(Stored items)
----------
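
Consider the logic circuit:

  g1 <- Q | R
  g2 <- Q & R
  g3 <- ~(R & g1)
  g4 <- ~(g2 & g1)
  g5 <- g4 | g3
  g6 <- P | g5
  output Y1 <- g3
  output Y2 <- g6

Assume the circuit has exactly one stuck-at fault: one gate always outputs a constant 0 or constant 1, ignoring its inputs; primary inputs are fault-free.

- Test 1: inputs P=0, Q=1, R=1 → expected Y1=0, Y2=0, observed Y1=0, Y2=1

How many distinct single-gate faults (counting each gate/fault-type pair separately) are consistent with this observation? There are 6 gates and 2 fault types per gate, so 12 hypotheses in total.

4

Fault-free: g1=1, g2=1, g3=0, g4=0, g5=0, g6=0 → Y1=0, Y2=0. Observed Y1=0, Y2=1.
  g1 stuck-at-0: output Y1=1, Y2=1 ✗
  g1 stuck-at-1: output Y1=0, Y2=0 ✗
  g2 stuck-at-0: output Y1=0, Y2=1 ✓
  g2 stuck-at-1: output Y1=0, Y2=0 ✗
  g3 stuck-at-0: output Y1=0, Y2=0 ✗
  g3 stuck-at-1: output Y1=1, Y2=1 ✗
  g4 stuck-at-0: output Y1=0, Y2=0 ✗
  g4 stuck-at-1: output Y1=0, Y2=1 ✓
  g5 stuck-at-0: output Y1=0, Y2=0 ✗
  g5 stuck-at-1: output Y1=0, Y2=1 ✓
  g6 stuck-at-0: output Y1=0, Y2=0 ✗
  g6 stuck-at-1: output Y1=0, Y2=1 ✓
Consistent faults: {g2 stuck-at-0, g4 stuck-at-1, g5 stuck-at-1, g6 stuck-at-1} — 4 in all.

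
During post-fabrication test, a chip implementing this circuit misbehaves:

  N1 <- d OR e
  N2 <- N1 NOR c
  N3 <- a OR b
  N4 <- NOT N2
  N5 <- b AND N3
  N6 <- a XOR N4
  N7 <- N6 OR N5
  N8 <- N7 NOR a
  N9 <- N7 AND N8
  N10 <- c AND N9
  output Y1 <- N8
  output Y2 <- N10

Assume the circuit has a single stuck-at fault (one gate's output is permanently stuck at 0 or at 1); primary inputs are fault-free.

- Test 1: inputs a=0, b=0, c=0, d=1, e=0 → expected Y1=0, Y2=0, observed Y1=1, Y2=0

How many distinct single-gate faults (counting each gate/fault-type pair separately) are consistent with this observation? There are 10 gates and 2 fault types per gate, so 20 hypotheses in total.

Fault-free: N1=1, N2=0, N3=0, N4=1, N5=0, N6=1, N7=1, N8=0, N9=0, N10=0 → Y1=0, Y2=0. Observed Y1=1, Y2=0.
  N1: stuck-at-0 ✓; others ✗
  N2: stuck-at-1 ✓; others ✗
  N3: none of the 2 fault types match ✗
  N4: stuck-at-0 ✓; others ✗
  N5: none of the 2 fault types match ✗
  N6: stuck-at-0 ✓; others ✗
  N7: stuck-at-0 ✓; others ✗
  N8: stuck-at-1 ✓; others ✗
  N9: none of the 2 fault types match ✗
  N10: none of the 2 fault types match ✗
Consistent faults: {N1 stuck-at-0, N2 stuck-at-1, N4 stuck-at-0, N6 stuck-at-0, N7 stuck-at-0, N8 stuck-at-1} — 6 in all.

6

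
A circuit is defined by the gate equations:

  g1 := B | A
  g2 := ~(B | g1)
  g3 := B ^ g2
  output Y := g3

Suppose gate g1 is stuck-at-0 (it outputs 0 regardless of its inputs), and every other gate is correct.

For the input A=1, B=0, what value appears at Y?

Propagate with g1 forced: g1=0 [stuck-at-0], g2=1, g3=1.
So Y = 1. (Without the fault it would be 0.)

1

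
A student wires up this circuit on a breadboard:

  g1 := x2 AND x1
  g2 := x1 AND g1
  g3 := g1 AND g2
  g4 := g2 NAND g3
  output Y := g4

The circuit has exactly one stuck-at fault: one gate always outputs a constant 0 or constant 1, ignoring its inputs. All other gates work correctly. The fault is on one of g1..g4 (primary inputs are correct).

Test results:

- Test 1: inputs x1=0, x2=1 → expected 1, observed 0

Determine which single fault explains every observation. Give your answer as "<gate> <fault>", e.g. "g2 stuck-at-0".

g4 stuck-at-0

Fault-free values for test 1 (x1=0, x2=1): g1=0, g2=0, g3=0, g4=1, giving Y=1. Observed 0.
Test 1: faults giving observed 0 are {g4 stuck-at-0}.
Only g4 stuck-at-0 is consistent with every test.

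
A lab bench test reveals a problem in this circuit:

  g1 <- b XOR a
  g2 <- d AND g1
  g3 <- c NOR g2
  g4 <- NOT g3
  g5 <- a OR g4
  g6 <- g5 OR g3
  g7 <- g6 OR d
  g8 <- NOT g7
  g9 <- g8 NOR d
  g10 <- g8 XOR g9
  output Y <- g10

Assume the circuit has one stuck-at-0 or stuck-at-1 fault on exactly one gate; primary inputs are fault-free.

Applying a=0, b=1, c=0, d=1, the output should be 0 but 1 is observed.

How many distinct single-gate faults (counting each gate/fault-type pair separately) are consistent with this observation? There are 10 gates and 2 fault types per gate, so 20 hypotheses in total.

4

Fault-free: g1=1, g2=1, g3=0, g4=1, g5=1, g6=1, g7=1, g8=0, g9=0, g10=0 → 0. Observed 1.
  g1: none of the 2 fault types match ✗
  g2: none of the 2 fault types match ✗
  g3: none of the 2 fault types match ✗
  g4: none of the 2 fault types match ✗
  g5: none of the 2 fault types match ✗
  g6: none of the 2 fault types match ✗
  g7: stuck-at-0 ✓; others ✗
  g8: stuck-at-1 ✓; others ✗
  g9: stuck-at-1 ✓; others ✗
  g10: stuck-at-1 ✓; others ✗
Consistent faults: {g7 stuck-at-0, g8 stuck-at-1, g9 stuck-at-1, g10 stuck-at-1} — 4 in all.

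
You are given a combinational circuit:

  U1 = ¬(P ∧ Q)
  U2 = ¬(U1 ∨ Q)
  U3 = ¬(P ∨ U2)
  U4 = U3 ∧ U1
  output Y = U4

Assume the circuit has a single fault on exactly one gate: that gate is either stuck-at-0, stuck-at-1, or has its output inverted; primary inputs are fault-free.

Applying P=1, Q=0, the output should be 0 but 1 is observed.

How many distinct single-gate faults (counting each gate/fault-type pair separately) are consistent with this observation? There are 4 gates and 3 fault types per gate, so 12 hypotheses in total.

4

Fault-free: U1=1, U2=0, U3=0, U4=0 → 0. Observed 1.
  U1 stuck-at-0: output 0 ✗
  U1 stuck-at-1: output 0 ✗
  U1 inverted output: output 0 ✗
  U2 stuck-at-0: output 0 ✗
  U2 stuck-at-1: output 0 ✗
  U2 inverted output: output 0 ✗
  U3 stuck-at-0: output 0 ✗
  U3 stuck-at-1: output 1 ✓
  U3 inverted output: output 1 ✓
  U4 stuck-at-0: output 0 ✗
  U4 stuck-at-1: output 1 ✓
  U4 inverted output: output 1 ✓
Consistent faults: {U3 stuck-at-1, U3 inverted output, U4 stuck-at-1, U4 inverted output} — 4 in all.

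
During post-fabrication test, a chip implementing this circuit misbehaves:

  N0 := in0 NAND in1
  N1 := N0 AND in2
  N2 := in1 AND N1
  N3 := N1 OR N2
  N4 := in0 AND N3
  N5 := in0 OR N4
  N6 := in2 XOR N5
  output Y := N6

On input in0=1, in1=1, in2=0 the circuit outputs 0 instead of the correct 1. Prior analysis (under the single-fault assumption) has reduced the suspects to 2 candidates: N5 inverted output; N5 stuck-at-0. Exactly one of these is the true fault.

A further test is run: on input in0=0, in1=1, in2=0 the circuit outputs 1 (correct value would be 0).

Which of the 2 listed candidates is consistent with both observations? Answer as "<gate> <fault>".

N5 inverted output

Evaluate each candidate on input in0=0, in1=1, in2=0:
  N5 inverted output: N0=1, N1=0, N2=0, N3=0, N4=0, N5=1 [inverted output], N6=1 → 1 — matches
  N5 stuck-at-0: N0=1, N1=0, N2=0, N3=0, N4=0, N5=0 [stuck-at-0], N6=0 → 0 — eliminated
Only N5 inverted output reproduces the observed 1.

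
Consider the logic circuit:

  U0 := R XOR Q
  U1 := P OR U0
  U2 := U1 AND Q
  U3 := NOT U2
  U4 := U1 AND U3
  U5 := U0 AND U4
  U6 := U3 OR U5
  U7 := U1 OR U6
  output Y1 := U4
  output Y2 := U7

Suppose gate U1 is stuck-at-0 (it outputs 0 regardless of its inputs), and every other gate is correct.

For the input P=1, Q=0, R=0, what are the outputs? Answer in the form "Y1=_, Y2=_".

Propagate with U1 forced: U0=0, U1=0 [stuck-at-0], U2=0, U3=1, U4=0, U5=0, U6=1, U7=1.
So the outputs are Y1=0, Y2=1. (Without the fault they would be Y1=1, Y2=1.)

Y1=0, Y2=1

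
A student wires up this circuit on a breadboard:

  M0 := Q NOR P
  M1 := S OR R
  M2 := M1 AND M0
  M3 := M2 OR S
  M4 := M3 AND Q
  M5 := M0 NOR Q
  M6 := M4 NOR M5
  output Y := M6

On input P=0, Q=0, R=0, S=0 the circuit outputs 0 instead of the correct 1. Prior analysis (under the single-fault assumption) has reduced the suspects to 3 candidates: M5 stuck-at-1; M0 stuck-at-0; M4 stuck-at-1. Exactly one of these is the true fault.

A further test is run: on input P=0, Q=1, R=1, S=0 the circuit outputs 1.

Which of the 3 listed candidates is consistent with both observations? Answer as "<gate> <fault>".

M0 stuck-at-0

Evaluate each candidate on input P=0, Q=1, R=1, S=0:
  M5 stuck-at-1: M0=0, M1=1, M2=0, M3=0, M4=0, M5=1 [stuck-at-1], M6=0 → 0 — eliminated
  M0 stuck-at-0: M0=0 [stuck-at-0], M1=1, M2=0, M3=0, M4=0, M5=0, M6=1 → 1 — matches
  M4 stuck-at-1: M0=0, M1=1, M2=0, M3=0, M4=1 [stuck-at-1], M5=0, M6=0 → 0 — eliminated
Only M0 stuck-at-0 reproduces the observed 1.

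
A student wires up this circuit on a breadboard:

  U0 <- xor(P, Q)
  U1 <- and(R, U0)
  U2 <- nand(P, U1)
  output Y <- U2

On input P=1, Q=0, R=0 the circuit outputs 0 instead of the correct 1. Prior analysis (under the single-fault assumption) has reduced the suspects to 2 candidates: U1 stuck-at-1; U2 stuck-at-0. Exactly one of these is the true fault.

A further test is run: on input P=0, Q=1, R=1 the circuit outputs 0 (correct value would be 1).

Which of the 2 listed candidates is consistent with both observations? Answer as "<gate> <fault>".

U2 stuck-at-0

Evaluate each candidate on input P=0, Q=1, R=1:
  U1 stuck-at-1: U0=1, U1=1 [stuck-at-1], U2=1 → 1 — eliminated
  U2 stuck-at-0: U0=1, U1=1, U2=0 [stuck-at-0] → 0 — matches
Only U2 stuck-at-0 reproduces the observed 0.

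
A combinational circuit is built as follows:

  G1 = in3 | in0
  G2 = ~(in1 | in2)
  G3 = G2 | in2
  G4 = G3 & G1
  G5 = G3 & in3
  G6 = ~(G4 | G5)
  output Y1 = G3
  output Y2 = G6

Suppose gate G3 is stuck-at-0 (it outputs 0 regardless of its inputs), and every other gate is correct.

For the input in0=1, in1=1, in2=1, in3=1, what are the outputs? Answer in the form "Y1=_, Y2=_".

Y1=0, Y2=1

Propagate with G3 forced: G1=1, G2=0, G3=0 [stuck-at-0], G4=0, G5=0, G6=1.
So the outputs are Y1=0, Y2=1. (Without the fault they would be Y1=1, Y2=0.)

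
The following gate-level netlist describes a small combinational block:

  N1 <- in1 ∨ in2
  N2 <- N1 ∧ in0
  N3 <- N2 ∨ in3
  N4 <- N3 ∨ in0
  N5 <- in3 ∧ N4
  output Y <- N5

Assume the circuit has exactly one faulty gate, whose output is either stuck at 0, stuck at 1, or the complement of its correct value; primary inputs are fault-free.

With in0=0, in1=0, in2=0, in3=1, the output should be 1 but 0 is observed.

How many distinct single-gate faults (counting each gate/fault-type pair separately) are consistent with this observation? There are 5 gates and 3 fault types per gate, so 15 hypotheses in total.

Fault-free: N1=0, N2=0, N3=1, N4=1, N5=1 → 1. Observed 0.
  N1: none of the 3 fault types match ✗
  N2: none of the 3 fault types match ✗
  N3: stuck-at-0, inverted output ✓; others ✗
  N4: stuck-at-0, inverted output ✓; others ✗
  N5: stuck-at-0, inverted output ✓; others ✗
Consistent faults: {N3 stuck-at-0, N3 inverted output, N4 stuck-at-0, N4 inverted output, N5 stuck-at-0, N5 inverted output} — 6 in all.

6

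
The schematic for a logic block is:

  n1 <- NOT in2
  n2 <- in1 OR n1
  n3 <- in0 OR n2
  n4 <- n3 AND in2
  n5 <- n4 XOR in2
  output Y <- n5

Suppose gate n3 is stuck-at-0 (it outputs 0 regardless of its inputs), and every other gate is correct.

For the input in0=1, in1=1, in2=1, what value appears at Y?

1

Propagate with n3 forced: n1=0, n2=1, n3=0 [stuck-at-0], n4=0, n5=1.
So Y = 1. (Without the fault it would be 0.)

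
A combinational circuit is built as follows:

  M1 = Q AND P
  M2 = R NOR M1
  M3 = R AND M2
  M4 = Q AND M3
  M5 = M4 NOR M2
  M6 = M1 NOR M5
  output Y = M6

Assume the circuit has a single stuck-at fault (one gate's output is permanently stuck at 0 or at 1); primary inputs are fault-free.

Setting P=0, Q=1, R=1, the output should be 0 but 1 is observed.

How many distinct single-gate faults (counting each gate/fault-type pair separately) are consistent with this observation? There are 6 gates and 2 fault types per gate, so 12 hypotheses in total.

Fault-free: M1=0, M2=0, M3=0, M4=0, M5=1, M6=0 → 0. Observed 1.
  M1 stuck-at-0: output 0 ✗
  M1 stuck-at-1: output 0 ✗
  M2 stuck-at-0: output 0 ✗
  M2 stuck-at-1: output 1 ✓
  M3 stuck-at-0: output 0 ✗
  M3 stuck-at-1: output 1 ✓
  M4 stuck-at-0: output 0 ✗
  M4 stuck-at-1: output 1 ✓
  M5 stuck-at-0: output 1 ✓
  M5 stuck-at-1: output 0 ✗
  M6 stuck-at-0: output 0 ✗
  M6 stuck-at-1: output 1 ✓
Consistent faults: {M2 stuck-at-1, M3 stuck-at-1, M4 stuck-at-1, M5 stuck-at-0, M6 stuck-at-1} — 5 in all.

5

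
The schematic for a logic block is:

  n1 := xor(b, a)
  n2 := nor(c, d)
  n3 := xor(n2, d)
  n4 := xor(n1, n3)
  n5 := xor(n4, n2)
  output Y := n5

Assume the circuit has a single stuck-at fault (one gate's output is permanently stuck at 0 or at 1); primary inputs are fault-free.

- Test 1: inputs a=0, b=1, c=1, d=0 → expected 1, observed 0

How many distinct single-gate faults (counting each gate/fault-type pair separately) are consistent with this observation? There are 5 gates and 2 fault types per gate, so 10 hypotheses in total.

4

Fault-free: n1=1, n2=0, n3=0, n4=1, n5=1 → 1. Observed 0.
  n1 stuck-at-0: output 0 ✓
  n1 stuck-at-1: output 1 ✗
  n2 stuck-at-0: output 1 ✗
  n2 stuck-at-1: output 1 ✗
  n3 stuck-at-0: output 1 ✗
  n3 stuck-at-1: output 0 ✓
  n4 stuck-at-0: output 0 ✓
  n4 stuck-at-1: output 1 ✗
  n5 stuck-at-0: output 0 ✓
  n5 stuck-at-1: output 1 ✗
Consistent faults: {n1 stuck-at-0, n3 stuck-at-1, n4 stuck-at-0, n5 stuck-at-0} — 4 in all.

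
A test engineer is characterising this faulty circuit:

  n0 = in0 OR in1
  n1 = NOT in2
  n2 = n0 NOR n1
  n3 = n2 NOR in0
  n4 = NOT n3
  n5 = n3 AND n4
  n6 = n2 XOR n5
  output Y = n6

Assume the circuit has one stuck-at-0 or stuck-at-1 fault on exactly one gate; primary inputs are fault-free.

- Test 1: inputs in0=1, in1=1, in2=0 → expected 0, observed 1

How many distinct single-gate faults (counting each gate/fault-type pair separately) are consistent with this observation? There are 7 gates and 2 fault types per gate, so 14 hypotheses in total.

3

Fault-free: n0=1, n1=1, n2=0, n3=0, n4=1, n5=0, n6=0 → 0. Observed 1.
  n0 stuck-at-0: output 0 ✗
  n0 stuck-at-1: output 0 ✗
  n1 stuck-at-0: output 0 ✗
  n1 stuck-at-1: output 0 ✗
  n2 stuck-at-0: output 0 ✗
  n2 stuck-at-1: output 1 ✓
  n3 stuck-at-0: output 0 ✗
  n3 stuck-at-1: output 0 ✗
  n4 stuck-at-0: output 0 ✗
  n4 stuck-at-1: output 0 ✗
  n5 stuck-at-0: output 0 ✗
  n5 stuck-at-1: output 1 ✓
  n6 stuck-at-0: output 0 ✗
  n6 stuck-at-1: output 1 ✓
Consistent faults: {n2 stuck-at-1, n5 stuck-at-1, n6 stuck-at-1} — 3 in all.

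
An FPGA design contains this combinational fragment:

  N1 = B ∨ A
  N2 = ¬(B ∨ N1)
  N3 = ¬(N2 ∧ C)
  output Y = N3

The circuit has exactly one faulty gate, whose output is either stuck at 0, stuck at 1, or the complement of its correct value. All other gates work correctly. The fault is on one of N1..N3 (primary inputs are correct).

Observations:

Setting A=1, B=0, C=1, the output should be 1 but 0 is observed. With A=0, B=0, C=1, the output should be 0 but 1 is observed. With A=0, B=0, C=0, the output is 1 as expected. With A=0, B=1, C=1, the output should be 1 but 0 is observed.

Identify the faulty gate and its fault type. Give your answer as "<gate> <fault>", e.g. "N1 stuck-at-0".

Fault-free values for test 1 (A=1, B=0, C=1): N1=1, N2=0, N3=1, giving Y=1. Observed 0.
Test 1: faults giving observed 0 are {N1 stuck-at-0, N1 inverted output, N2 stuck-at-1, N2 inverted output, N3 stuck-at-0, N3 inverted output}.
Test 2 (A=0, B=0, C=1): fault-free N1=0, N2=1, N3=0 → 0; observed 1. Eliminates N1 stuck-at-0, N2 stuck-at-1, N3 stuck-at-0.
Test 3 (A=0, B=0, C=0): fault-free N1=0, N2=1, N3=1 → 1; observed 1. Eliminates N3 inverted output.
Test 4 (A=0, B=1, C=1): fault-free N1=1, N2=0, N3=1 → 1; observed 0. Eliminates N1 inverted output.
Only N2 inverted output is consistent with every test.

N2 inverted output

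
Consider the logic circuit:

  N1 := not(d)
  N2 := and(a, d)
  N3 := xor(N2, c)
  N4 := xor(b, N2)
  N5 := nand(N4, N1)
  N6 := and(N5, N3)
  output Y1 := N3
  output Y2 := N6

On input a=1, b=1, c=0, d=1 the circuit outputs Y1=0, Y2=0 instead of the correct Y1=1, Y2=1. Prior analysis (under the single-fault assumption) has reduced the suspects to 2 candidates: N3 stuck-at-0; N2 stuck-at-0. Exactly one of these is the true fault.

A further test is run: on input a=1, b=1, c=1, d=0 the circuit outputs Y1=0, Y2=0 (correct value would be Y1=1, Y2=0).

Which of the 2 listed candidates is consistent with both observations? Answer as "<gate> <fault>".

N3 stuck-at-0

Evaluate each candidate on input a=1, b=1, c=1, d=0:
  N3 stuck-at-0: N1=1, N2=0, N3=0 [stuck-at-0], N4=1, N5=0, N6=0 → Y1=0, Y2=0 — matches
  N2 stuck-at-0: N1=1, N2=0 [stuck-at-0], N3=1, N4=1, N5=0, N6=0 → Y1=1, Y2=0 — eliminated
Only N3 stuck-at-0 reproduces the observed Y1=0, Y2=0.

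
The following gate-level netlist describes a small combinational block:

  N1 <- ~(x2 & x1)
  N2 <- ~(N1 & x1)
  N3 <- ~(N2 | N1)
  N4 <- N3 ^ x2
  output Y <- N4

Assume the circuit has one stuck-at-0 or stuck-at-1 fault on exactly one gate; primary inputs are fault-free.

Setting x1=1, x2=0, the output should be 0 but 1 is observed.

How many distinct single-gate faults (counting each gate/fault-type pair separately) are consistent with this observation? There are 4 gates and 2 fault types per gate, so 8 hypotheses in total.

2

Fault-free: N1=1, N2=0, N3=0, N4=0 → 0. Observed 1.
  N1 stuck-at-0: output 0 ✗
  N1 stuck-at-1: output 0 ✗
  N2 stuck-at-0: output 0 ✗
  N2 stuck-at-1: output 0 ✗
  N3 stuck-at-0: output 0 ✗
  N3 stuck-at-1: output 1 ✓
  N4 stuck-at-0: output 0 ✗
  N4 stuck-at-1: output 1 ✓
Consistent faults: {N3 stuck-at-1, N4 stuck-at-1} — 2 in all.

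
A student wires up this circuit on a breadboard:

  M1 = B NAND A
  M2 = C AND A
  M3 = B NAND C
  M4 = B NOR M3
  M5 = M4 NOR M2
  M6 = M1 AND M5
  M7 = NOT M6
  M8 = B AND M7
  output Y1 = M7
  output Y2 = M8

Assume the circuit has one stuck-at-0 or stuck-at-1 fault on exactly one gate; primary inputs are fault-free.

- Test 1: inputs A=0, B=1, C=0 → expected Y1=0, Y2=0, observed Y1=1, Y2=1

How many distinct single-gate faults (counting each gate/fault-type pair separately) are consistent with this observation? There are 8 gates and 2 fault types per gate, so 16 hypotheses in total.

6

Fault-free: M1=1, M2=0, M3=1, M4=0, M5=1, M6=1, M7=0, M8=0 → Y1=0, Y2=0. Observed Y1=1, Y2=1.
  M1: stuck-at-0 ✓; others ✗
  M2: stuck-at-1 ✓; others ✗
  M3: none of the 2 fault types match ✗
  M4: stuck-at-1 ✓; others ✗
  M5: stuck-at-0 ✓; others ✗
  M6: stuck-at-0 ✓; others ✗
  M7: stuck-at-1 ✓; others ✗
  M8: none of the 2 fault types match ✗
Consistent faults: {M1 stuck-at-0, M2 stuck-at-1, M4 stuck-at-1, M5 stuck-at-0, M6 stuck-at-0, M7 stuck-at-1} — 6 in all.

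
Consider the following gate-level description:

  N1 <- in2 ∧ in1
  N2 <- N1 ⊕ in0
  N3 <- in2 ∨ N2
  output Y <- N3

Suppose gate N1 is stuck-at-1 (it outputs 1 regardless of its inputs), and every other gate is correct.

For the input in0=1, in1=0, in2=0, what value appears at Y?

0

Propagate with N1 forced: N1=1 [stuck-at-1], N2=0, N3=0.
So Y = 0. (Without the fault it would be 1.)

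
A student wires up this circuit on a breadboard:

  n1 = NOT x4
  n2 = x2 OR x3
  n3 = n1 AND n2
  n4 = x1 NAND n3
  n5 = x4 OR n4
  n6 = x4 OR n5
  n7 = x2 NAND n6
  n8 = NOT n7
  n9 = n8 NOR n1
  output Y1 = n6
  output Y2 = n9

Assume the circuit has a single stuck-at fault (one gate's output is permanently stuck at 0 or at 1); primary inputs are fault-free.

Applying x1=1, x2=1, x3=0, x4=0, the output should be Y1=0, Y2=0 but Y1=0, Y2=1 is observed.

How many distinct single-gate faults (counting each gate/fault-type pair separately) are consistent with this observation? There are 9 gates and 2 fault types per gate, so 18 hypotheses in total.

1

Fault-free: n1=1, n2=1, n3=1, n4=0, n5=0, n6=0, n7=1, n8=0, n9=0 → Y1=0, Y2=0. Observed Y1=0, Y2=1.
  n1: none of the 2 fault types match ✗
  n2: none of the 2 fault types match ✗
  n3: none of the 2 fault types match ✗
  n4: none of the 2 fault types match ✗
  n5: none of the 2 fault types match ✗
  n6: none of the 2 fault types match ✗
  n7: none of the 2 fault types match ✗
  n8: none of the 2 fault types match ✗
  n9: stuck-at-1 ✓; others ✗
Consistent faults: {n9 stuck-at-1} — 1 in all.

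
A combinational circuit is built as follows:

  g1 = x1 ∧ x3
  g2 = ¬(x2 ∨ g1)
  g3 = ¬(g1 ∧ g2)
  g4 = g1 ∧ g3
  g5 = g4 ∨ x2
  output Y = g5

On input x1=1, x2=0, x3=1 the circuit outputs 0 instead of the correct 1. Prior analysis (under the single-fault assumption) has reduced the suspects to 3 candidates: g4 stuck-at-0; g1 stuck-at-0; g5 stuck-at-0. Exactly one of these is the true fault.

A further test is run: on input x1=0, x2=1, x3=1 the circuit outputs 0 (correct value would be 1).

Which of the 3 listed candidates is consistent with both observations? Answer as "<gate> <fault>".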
----------
Work order:
Beginning at the line with "output Y = M6" and ending at the line with "Setting P=0, Q=1, R=1, the", reproduce each line of the data above exactly, and add no other lines.

Your solution:
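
  output Y = M6

Assume the circuit has a single stuck-at fault (one gate's output is permanently stuck at 0 or at 1); primary inputs are fault-free.

Setting P=0, Q=1, R=1, the output should be 0 but 1 is observed.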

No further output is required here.